Top of RECORDS FOR THE EXERCISE

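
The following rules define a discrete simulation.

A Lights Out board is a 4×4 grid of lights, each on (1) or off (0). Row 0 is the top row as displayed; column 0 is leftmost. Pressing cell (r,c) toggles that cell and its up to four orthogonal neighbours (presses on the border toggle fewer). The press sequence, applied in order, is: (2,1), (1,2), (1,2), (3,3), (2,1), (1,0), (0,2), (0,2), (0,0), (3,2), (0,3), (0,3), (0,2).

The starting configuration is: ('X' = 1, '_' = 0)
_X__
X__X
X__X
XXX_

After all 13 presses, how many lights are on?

k=0  _X__
X__X
X__X
XXX_
k=1  _X__
XX_X
_XXX
X_X_
k=2  _XX_
X_X_
_X_X
X_X_
k=3  _X__
XX_X
_XXX
X_X_
k=4  _X__
XX_X
_XX_
X__X
k=5  _X__
X__X
X___
XX_X
k=6  XX__
_X_X
____
XX_X
k=7  X_XX
_XXX
____
XX_X
k=8  XX__
_X_X
____
XX_X
k=9  ____
XX_X
____
XX_X
k=10  ____
XX_X
__X_
X_X_
k=11  __XX
XX__
__X_
X_X_
k=12  ____
XX_X
__X_
X_X_
k=13  _XXX
XXXX
__X_
X_X_

10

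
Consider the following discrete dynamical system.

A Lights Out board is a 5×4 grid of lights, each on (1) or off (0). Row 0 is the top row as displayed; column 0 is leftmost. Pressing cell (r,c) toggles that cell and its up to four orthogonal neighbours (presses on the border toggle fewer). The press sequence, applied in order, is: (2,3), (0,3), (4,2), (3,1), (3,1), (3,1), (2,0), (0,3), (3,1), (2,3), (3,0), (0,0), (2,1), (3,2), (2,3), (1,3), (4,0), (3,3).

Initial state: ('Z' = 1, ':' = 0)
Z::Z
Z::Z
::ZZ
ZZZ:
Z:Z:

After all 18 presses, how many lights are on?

k=0  Z::Z
Z::Z
::ZZ
ZZZ:
Z:Z:
k=1  Z::Z
Z:::
::::
ZZZZ
Z:Z:
k=2  Z:Z:
Z::Z
::::
ZZZZ
Z:Z:
k=3  Z:Z:
Z::Z
::::
ZZ:Z
ZZ:Z
k=4  Z:Z:
Z::Z
:Z::
::ZZ
Z::Z
k=5  Z:Z:
Z::Z
::::
ZZ:Z
ZZ:Z
k=6  Z:Z:
Z::Z
:Z::
::ZZ
Z::Z
k=7  Z:Z:
:::Z
Z:::
Z:ZZ
Z::Z
k=8  Z::Z
::::
Z:::
Z:ZZ
Z::Z
k=9  Z::Z
::::
ZZ::
:Z:Z
ZZ:Z
k=10  Z::Z
:::Z
ZZZZ
:Z::
ZZ:Z
k=11  Z::Z
:::Z
:ZZZ
Z:::
:Z:Z
k=12  :Z:Z
Z::Z
:ZZZ
Z:::
:Z:Z
k=13  :Z:Z
ZZ:Z
Z::Z
ZZ::
:Z:Z
k=14  :Z:Z
ZZ:Z
Z:ZZ
Z:ZZ
:ZZZ
k=15  :Z:Z
ZZ::
Z:::
Z:Z:
:ZZZ
k=16  :Z::
ZZZZ
Z::Z
Z:Z:
:ZZZ
k=17  :Z::
ZZZZ
Z::Z
::Z:
Z:ZZ
k=18  :Z::
ZZZZ
Z:::
:::Z
Z:Z:

9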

Bottom of RECORDS FOR THE EXERCISE

The required output is every line above that contains the string "following".

ANSWER SECTION:
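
The following rules define a discrete simulation.
Consider the following discrete dynamical system.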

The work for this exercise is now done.